### YOUR ASSIGNMENT:
Everything from the line holding "Natural selection should" through the final line of the entries below is to be duplicated exactly, and nothing outside that span.
RECORDS TO USE Block Start
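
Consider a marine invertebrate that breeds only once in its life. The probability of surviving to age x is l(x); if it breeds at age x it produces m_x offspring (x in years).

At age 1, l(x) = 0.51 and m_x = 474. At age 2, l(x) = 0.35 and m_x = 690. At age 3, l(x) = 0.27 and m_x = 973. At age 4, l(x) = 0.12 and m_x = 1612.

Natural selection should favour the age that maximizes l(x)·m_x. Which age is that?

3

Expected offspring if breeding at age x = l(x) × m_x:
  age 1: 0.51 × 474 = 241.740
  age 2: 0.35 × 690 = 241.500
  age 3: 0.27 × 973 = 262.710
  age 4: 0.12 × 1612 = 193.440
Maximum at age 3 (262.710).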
RECORDS TO USE Block End
### PROBLEM SOLUTION:
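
Natural selection should favour the age that maximizes l(x)·m_x. Which age is that?

3

Expected offspring if breeding at age x = l(x) × m_x:
  age 1: 0.51 × 474 = 241.740
  age 2: 0.35 × 690 = 241.500
  age 3: 0.27 × 973 = 262.710
  age 4: 0.12 × 1612 = 193.440
Maximum at age 3 (262.710).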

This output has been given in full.